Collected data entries
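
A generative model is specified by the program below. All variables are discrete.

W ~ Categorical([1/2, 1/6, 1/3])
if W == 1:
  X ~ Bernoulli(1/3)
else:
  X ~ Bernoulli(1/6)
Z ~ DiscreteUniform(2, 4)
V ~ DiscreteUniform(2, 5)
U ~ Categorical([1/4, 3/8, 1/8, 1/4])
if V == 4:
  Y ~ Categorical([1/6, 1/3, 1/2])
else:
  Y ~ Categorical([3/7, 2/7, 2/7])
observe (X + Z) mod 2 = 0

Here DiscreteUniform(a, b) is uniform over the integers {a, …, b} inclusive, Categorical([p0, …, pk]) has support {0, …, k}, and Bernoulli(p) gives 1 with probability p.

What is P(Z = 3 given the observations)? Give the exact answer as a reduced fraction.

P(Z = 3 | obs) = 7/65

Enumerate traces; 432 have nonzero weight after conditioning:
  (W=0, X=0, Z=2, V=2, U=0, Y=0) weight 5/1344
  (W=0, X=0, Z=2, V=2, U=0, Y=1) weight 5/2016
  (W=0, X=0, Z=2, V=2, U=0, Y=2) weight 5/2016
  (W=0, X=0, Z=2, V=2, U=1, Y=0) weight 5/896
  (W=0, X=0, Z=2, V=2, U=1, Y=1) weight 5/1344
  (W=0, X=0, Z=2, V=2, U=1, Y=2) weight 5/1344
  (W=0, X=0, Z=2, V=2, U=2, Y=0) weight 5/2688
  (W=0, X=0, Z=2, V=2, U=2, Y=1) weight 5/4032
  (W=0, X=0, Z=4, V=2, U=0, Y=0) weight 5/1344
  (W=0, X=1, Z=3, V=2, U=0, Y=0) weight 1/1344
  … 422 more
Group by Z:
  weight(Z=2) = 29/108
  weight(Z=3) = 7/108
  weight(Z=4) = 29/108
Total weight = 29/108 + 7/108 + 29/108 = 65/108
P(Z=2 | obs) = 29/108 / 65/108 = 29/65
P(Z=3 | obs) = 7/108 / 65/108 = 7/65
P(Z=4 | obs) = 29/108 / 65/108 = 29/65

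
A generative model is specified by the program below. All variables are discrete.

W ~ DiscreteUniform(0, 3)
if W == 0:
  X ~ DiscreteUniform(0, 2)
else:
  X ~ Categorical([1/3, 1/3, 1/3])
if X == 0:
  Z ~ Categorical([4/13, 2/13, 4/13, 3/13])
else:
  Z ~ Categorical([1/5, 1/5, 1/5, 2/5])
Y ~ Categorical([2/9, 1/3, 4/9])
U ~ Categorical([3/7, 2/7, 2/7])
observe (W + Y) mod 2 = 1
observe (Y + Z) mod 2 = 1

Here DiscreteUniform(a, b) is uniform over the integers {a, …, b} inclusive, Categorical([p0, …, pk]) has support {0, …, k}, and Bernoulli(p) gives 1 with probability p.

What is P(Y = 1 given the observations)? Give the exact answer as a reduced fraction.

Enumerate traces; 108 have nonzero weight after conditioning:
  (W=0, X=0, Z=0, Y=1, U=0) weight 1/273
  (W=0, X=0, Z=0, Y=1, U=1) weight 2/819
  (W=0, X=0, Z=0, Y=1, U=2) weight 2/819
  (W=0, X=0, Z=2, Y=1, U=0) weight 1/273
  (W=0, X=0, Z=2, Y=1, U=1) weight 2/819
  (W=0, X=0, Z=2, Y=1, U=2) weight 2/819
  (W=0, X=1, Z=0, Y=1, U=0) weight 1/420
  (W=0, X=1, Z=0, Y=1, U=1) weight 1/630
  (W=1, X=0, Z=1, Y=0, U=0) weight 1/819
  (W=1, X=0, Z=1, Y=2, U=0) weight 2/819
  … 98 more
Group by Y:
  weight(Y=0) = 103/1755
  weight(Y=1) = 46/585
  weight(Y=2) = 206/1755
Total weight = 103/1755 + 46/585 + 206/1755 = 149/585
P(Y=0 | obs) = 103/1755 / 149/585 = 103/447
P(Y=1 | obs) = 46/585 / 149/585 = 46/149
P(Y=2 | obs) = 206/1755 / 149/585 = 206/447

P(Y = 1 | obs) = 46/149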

■ **What needs to be done**
Transcribe every entry exactly, omitting nothing.

■ **Response for this exercise**
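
A generative model is specified by the program below. All variables are discrete.

W ~ Categorical([1/2, 1/6, 1/3])
if W == 1:
  X ~ Bernoulli(1/3)
else:
  X ~ Bernoulli(1/6)
Z ~ DiscreteUniform(2, 4)
V ~ DiscreteUniform(2, 5)
U ~ Categorical([1/4, 3/8, 1/8, 1/4])
if V == 4:
  Y ~ Categorical([1/6, 1/3, 1/2])
else:
  Y ~ Categorical([3/7, 2/7, 2/7])
observe (X + Z) mod 2 = 0

Here DiscreteUniform(a, b) is uniform over the integers {a, …, b} inclusive, Categorical([p0, …, pk]) has support {0, …, k}, and Bernoulli(p) gives 1 with probability p.

What is P(Z = 3 given the observations)? Give the exact answer as a reduced fraction.

P(Z = 3 | obs) = 7/65

Enumerate traces; 432 have nonzero weight after conditioning:
  (W=0, X=0, Z=2, V=2, U=0, Y=0) weight 5/1344
  (W=0, X=0, Z=2, V=2, U=0, Y=1) weight 5/2016
  (W=0, X=0, Z=2, V=2, U=0, Y=2) weight 5/2016
  (W=0, X=0, Z=2, V=2, U=1, Y=0) weight 5/896
  (W=0, X=0, Z=2, V=2, U=1, Y=1) weight 5/1344
  (W=0, X=0, Z=2, V=2, U=1, Y=2) weight 5/1344
  (W=0, X=0, Z=2, V=2, U=2, Y=0) weight 5/2688
  (W=0, X=0, Z=2, V=2, U=2, Y=1) weight 5/4032
  (W=0, X=0, Z=4, V=2, U=0, Y=0) weight 5/1344
  (W=0, X=1, Z=3, V=2, U=0, Y=0) weight 1/1344
  … 422 more
Group by Z:
  weight(Z=2) = 29/108
  weight(Z=3) = 7/108
  weight(Z=4) = 29/108
Total weight = 29/108 + 7/108 + 29/108 = 65/108
P(Z=2 | obs) = 29/108 / 65/108 = 29/65
P(Z=3 | obs) = 7/108 / 65/108 = 7/65
P(Z=4 | obs) = 29/108 / 65/108 = 29/65

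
A generative model is specified by the program below. All variables are discrete.

W ~ DiscreteUniform(0, 3)
if W == 0:
  X ~ DiscreteUniform(0, 2)
else:
  X ~ Categorical([1/3, 1/3, 1/3])
if X == 0:
  Z ~ Categorical([4/13, 2/13, 4/13, 3/13])
else:
  Z ~ Categorical([1/5, 1/5, 1/5, 2/5])
Y ~ Categorical([2/9, 1/3, 4/9])
U ~ Categorical([3/7, 2/7, 2/7])
observe (W + Y) mod 2 = 1
observe (Y + Z) mod 2 = 1

Here DiscreteUniform(a, b) is uniform over the integers {a, …, b} inclusive, Categorical([p0, …, pk]) has support {0, …, k}, and Bernoulli(p) gives 1 with probability p.

What is P(Y = 1 given the observations)? Give the exact answer as a reduced fraction.

Enumerate traces; 108 have nonzero weight after conditioning:
  (W=0, X=0, Z=0, Y=1, U=0) weight 1/273
  (W=0, X=0, Z=0, Y=1, U=1) weight 2/819
  (W=0, X=0, Z=0, Y=1, U=2) weight 2/819
  (W=0, X=0, Z=2, Y=1, U=0) weight 1/273
  (W=0, X=0, Z=2, Y=1, U=1) weight 2/819
  (W=0, X=0, Z=2, Y=1, U=2) weight 2/819
  (W=0, X=1, Z=0, Y=1, U=0) weight 1/420
  (W=0, X=1, Z=0, Y=1, U=1) weight 1/630
  (W=1, X=0, Z=1, Y=0, U=0) weight 1/819
  (W=1, X=0, Z=1, Y=2, U=0) weight 2/819
  … 98 more
Group by Y:
  weight(Y=0) = 103/1755
  weight(Y=1) = 46/585
  weight(Y=2) = 206/1755
Total weight = 103/1755 + 46/585 + 206/1755 = 149/585
P(Y=0 | obs) = 103/1755 / 149/585 = 103/447
P(Y=1 | obs) = 46/585 / 149/585 = 46/149
P(Y=2 | obs) = 206/1755 / 149/585 = 206/447

P(Y = 1 | obs) = 46/149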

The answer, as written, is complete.